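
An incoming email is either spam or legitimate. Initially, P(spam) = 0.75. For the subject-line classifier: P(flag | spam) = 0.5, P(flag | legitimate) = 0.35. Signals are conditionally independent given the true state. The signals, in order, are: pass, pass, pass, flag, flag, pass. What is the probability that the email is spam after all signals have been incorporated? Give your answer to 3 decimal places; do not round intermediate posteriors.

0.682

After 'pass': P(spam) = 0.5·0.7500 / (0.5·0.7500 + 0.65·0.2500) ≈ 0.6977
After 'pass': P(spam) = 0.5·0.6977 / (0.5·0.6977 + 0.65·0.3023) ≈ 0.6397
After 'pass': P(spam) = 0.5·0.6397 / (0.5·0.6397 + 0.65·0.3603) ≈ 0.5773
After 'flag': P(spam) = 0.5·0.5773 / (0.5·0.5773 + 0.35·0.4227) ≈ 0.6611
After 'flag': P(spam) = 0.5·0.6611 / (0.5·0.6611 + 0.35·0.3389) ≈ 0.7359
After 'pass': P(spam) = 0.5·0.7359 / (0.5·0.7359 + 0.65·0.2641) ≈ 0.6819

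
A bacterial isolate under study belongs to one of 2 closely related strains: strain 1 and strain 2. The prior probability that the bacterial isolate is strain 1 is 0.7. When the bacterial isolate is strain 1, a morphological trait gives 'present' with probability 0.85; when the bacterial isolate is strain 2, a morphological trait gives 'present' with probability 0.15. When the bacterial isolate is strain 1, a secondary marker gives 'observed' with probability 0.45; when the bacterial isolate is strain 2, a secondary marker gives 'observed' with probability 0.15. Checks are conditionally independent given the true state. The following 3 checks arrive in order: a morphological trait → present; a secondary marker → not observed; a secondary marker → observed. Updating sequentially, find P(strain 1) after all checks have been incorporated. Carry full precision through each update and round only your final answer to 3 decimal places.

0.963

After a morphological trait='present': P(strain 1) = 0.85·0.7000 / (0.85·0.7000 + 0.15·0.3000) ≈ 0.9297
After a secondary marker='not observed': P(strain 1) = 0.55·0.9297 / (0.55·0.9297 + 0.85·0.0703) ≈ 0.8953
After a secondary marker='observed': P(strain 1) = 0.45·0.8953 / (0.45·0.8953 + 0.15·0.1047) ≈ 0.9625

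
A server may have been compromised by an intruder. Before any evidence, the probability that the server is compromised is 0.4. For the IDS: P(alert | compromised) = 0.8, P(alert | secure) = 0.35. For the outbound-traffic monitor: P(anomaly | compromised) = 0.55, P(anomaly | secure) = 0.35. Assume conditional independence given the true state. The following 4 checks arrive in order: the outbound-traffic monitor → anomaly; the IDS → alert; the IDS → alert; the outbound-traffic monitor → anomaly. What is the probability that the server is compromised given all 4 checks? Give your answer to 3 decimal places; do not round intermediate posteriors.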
—————
> TASK TO CARRY OUT
Your task is to return, exactly and on their own, the lines from the one containing "A bacterial isolate" through the last line of the listing.

> WRITTEN ANSWER
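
A bacterial isolate under study belongs to one of 2 closely related strains: strain 1 and strain 2. The prior probability that the bacterial isolate is strain 1 is 0.7. When the bacterial isolate is strain 1, a morphological trait gives 'present' with probability 0.85; when the bacterial isolate is strain 2, a morphological trait gives 'present' with probability 0.15. When the bacterial isolate is strain 1, a secondary marker gives 'observed' with probability 0.45; when the bacterial isolate is strain 2, a secondary marker gives 'observed' with probability 0.15. Checks are conditionally independent given the true state. The following 3 checks arrive in order: a morphological trait → present; a secondary marker → not observed; a secondary marker → observed. Updating sequentially, find P(strain 1) after all checks have been incorporated. Carry full precision through each update and round only your final answer to 3 decimal places.

0.963

After a morphological trait='present': P(strain 1) = 0.85·0.7000 / (0.85·0.7000 + 0.15·0.3000) ≈ 0.9297
After a secondary marker='not observed': P(strain 1) = 0.55·0.9297 / (0.55·0.9297 + 0.85·0.0703) ≈ 0.8953
After a secondary marker='observed': P(strain 1) = 0.45·0.8953 / (0.45·0.8953 + 0.15·0.1047) ≈ 0.9625

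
A server may have been compromised by an intruder. Before any evidence, the probability that the server is compromised is 0.4. For the IDS: P(alert | compromised) = 0.8, P(alert | secure) = 0.35. For the outbound-traffic monitor: P(anomaly | compromised) = 0.55, P(anomaly | secure) = 0.35. Assume conditional independence given the true state. The following 4 checks arrive in order: the outbound-traffic monitor → anomaly; the IDS → alert; the IDS → alert; the outbound-traffic monitor → anomaly. What is the probability that the server is compromised given all 4 checks? Give your answer to 3 decimal places; do not round intermediate posteriors.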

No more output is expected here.